Instructions for the task: Could you repeat word for word only the lines from the one containing "Apply formal reasoning" to the last line of the data below?

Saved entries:
______________________________
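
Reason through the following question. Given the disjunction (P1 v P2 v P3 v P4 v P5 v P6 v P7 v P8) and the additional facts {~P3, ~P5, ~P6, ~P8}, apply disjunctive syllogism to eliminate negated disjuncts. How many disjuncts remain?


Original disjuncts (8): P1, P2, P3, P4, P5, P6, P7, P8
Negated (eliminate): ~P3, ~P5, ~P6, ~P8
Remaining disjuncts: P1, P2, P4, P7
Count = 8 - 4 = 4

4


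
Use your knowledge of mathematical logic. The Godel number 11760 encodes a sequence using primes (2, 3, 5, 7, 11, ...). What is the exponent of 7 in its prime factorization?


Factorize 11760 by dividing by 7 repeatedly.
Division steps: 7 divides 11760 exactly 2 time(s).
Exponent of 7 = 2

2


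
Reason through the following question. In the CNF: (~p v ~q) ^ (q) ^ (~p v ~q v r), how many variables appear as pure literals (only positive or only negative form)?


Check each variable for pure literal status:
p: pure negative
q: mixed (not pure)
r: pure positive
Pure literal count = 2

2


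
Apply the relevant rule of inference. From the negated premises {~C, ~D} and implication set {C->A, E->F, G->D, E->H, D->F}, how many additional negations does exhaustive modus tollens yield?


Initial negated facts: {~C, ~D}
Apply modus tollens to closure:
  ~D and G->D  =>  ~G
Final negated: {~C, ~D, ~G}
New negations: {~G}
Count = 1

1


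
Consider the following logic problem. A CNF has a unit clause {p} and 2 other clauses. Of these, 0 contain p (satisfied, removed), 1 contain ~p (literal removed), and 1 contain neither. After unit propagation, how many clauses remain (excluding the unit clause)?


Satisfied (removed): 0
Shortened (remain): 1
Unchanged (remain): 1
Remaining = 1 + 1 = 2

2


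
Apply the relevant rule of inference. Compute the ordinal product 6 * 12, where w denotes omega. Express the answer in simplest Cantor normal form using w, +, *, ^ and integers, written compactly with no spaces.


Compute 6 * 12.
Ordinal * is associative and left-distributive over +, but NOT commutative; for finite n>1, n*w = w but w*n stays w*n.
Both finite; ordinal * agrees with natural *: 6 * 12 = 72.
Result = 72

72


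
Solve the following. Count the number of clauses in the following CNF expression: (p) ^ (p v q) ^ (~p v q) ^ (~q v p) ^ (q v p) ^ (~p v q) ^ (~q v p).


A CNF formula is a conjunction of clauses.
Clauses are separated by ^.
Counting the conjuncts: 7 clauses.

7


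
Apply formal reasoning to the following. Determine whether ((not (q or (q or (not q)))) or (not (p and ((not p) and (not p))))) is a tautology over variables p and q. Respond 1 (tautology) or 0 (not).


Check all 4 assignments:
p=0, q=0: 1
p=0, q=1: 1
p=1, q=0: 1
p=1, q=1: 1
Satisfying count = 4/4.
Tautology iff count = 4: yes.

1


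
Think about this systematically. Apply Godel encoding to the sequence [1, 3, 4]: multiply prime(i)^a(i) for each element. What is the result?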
______________________________
Reply to the task:
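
Apply formal reasoning to the following. Determine whether ((not (q or (q or (not q)))) or (not (p and ((not p) and (not p))))) is a tautology over variables p and q. Respond 1 (tautology) or 0 (not).


Check all 4 assignments:
p=0, q=0: 1
p=0, q=1: 1
p=1, q=0: 1
p=1, q=1: 1
Satisfying count = 4/4.
Tautology iff count = 4: yes.

1


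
Think about this systematically. Apply Godel encoding to the sequence [1, 3, 4]: multiply prime(i)^a(i) for each element. What is the result?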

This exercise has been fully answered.